● TASK STATEMENT: How many lines of these entries include the string "among"? State the number alone.

● EXERCISE DATA:
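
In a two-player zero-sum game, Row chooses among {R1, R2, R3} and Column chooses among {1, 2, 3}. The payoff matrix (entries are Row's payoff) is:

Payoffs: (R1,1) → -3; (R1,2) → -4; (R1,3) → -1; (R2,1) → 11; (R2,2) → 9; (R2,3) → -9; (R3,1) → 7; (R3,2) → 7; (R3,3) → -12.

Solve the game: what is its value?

Row minima: R1 → -4, R2 → -9, R3 → -12; maximin = -4.
Column maxima: 1 → 11, 2 → 9, 3 → -1; minimax = -1.
-4 ≠ -1, so there is no saddle point; optimal play is mixed.
R3 is strictly dominated by R2, so Row never plays it.
With R3 eliminated, 1 is strictly dominated by 2 (it gives Row strictly more in every remaining row), so Column never plays it.
On the remaining 2×2 (R1, R2 vs 2, 3):
Let Row play R1 with probability p. Expected payoff against 2: (-4)p + 9(1−p) = −13p + 9; against 3: (-1)p + (-9)(1−p) = 8p − 9.
Setting these equal: −13p + 9 = 8p − 9 ⇒ −21p = -18 ⇒ p = 6/7, and the value is (-13)·(6/7) + 9 = -15/7.
For Column: with q = P(2), equating R1's and R2's payoffs gives −3q − 1 = 18q − 9 ⇒ q = 8/21.

-15/7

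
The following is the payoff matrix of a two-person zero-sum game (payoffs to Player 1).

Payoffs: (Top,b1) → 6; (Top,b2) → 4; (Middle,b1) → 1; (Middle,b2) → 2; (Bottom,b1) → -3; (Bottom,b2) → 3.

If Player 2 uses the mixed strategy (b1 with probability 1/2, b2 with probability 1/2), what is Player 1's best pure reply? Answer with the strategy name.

Expected payoff of Top: (1/2)·6 + (1/2)·4 = 5.
Expected payoff of Middle: (1/2)·1 + (1/2)·2 = 3/2.
Expected payoff of Bottom: (1/2)·(-3) + (1/2)·3 = 0.
The largest is 5, so Player 1's best response is Top.

Top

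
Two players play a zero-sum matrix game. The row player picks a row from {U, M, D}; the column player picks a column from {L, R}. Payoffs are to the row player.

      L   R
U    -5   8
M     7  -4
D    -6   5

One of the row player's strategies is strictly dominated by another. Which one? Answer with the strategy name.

D

U gives a strictly higher payoff than D against every column: -5 > -6, 8 > 5.
So D is strictly dominated and the row player never plays it.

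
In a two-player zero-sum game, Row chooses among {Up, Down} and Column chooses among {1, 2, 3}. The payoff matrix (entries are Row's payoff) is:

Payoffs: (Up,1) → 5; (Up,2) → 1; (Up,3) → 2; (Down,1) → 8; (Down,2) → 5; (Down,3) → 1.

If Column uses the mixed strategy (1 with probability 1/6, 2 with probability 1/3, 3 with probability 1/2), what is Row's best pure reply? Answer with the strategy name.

Down

Expected payoff of Up: (1/6)·5 + (1/3)·1 + (1/2)·2 = 13/6.
Expected payoff of Down: (1/6)·8 + (1/3)·5 + (1/2)·1 = 7/2.
The largest is 7/2, so Row's best response is Down.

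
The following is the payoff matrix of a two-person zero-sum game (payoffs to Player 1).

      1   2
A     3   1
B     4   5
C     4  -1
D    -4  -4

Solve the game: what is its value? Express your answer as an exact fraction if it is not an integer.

Row minima: A → 1, B → 4, C → -1, D → -4; maximin = 4.
Column maxima: 1 → 4, 2 → 5; minimax = 4.
Since maximin = minimax = 4, there is a saddle point and the value is 4.

4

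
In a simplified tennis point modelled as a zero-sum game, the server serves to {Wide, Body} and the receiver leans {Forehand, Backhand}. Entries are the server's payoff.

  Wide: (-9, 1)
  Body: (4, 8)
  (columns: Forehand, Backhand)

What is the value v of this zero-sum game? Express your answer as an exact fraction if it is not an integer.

Row minima: Wide → -9, Body → 4; maximin = 4.
Column maxima: Forehand → 4, Backhand → 8; minimax = 4.
Since maximin = minimax = 4, there is a saddle point and the value is 4.

4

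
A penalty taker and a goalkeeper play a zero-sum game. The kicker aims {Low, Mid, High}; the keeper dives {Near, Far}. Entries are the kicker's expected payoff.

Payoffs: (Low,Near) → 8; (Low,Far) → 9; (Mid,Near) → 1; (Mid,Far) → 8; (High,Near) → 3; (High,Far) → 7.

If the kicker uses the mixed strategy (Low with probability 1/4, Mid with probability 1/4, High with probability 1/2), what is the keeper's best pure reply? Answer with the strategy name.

Near

If the keeper plays Near, the kicker's expected payoff is (1/4)·8 + (1/4)·1 + (1/2)·3 = 15/4.
If the keeper plays Far, the kicker's expected payoff is (1/4)·9 + (1/4)·8 + (1/2)·7 = 31/4.
The keeper minimizes the kicker's payoff; the smallest is 15/4, so the best response is Near.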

● THE COMPLETED TASK: 2